=== WHAT NEEDS TO BE DONE ===
Which lines in the records below contain the word "undirected"? Report each of them.

=== MATERIAL FOR THIS EXERCISE ===
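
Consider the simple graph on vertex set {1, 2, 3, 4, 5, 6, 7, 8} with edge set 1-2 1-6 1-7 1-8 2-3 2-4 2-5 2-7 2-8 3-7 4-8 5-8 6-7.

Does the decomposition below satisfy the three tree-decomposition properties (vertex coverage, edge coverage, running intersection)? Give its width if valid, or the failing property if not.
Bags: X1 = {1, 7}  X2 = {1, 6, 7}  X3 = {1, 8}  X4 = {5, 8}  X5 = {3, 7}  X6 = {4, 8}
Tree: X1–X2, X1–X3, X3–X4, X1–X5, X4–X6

No — vertex 2 appears in no bag.

A tree decomposition must satisfy three properties: every vertex lies in some bag; for every edge, both endpoints lie together in some bag; and for every vertex, the bags containing it form a connected subtree. Here vertex 2 appears in no bag, so the decomposition is invalid.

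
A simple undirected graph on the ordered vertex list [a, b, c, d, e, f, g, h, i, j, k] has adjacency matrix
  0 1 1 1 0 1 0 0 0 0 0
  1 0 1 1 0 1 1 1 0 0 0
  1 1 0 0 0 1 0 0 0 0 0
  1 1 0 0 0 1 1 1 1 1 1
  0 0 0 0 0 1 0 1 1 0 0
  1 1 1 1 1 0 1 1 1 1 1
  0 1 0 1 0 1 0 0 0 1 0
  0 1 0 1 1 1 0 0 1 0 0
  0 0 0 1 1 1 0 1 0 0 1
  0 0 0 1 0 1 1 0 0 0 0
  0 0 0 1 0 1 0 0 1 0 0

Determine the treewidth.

3

A width-3 tree decomposition is:
Bags: B1 = {e, f, h, i}  B2 = {d, f, h, i}  B3 = {b, d, f, h}  B4 = {a, b, d, f}  B5 = {a, b, c, f}  B6 = {d, f, i, k}  B7 = {b, d, f, g}  B8 = {d, f, g, j}
Tree: B1–B2, B2–B3, B3–B4, B4–B5, B2–B6, B4–B7, B7–B8
The largest bag has 4 vertices, giving width 3; this decomposition certifies tw(G) ≤ 3. On the other hand G contains the 4-clique {d, f, g, j}. A clique must lie in a single bag of any decomposition, so no decomposition can have width below 3. Therefore the treewidth is 3.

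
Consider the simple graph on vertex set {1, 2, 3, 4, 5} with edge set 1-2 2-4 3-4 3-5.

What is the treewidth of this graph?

A width-1 tree decomposition is:
Bags: B1 = {3, 5}  B2 = {3, 4}  B3 = {2, 4}  B4 = {1, 2}
Tree: B1–B2, B2–B3, B3–B4
The largest bag has 2 vertices, giving width 1; this decomposition certifies tw(G) ≤ 1. G has an edge, so its treewidth is at least 1. Hence tw(G) = 1 exactly.

1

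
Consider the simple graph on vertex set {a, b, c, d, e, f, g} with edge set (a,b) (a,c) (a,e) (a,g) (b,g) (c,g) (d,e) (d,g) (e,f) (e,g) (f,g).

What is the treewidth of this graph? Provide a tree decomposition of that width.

Treewidth 2.
One such decomposition:
Bags: B1 = {a, c, g}  B2 = {a, e, g}  B3 = {a, b, g}  B4 = {d, e, g}  B5 = {e, f, g}
Tree: B1–B2, B1–B3, B2–B4, B4–B5

The largest bag has 3 vertices, giving width 2; this decomposition certifies tw(G) ≤ 2. For the lower bound, the 3 vertices {d, e, g} are pairwise adjacent, and any tree decomposition puts a clique entirely inside one bag — forcing width ≥ 2. Therefore the treewidth is 2.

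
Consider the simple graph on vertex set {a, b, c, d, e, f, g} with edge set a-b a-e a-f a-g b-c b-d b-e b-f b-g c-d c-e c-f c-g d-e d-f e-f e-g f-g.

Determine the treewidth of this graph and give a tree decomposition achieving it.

Treewidth 4.
Bags: B1 = {b, c, d, e, f}  B2 = {b, c, e, f, g}  B3 = {a, b, e, f, g}
Tree: B1–B2, B2–B3

Every bag has size at most 5, so the width is 5 − 1 = 4 and tw(G) ≤ 4. Conversely, {b, c, d, e, f} is a clique of size 5, and the vertices of any clique must share a bag in every tree decomposition; so some bag has ≥ 5 vertices and tw(G) ≥ 4. The upper and lower bounds meet at 4, so that is the treewidth.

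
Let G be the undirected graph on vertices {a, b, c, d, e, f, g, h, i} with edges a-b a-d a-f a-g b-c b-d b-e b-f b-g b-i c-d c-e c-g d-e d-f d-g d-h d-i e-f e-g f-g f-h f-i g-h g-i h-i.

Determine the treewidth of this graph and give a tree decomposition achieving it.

Each bag holds 5 vertices, so the decomposition has width 4, which upper-bounds the treewidth. On the other hand G contains the 5-clique {b, c, d, e, g}. A clique must lie in a single bag of any decomposition, so no decomposition can have width below 4. Therefore the treewidth is 4.

Treewidth 4.
One optimal decomposition is:
Bags: B1 = {b, d, f, g, i}  B2 = {a, b, d, f, g}  B3 = {d, f, g, h, i}  B4 = {b, d, e, f, g}  B5 = {b, c, d, e, g}
Tree: B1–B2, B1–B3, B2–B4, B4–B5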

=== TASK OUTPUT ===
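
A simple undirected graph on the ordered vertex list [a, b, c, d, e, f, g, h, i, j, k] has adjacency matrix
Let G be the undirected graph on vertices {a, b, c, d, e, f, g, h, i} with edges a-b a-d a-f a-g b-c b-d b-e b-f b-g b-i c-d c-e c-g d-e d-f d-g d-h d-i e-f e-g f-g f-h f-i g-h g-i h-i.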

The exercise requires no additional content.